**Your objective**
Copy the records below verbatim, from the first line through the line containing "S10, 51, 7, 11", inclusive, and output nothing else.

**Exercise data**
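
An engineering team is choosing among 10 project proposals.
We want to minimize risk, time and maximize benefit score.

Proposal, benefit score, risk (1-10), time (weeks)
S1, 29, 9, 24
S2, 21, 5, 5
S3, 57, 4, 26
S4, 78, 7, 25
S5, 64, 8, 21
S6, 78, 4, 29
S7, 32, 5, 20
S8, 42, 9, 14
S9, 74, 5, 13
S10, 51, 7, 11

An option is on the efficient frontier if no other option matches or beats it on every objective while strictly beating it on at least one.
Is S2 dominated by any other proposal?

S1: worse on risk (9 vs 5).
S3: worse on time (26 vs 5).
S4: worse on risk (7 vs 5).
S5: worse on risk (8 vs 5).
S6: worse on time (29 vs 5).
S7: worse on time (20 vs 5).
S8: worse on risk (9 vs 5).
S9: worse on time (13 vs 5).
S10: worse on risk (7 vs 5).
No option is at least as good as S2 on every objective and strictly better on one.

No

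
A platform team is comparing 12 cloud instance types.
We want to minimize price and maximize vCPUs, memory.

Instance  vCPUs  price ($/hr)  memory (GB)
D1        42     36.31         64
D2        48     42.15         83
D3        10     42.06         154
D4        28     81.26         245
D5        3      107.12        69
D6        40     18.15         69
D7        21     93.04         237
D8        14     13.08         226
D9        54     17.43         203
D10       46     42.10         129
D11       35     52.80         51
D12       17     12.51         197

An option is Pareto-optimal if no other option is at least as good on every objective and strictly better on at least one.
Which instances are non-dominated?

D4, D8, D9, D12

D1: dominated by D9 (vCPUs 54≥42, price 17.43≤36.31, memory 203≥64).
D2: dominated by D9 (vCPUs 54≥48, price 17.43≤42.15, memory 203≥83).
D3: dominated by D8 (vCPUs 14≥10, price 13.08≤42.06, memory 226≥154).
D4: not dominated (best memory).
D5: dominated by D2 (vCPUs 48≥3, price 42.15≤107.12, memory 83≥69).
D6: dominated by D9 (vCPUs 54≥40, price 17.43≤18.15, memory 203≥69).
D7: dominated by D4 (vCPUs 28≥21, price 81.26≤93.04, memory 245≥237).
D8: not dominated.
D9: not dominated (best vCPUs).
D10: dominated by D9 (vCPUs 54≥46, price 17.43≤42.10, memory 203≥129).
D11: dominated by D1 (vCPUs 42≥35, price 36.31≤52.80, memory 64≥51).
D12: not dominated (best price).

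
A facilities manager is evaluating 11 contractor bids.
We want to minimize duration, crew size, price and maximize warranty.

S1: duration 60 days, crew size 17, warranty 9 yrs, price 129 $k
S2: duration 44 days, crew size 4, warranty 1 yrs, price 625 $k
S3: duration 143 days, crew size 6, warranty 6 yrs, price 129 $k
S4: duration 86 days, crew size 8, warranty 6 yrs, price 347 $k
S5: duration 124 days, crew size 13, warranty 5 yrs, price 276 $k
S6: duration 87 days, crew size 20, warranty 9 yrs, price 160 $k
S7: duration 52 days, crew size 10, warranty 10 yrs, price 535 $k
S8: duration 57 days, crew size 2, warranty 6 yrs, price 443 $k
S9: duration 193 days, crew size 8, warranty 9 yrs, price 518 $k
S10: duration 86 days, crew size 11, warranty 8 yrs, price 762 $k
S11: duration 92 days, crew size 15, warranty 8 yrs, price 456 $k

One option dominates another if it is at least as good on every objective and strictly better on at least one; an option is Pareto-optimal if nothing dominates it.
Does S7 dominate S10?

S7 vs S10: duration 52≤86, crew size 10≤11, warranty 10≥8, price 535≤762 — S7 is at least as good on every objective with at least one strict improvement.

Yes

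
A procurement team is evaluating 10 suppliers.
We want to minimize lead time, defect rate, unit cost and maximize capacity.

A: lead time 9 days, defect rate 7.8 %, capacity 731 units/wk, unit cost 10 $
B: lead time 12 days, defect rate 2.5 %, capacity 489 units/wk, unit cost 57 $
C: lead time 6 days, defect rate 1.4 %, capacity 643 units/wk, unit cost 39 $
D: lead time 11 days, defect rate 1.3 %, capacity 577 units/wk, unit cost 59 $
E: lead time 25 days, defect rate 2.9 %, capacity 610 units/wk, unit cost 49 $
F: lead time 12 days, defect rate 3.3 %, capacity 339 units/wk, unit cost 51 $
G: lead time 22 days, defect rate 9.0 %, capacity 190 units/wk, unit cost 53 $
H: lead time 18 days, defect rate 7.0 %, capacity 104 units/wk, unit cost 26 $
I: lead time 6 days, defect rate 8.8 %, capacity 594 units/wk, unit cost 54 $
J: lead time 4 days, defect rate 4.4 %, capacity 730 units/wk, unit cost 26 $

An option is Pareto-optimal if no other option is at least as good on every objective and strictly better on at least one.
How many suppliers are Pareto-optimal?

4

A: not dominated (best capacity).
B: dominated by C (lead time 6≤12, defect rate 1.4≤2.5, capacity 643≥489, unit cost 39≤57).
C: not dominated.
D: not dominated (best defect rate).
E: dominated by C (lead time 6≤25, defect rate 1.4≤2.9, capacity 643≥610, unit cost 39≤49).
F: dominated by C (lead time 6≤12, defect rate 1.4≤3.3, capacity 643≥339, unit cost 39≤51).
G: dominated by A (lead time 9≤22, defect rate 7.8≤9.0, capacity 731≥190, unit cost 10≤53).
H: dominated by J (lead time 4≤18, defect rate 4.4≤7.0, capacity 730≥104, unit cost 26≤26).
I: dominated by C (lead time 6≤6, defect rate 1.4≤8.8, capacity 643≥594, unit cost 39≤54).
J: not dominated (best lead time).
Pareto-optimal: A, C, D, J → 4.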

**Expected answer**
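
An engineering team is choosing among 10 project proposals.
We want to minimize risk, time and maximize benefit score.

Proposal, benefit score, risk (1-10), time (weeks)
S1, 29, 9, 24
S2, 21, 5, 5
S3, 57, 4, 26
S4, 78, 7, 25
S5, 64, 8, 21
S6, 78, 4, 29
S7, 32, 5, 20
S8, 42, 9, 14
S9, 74, 5, 13
S10, 51, 7, 11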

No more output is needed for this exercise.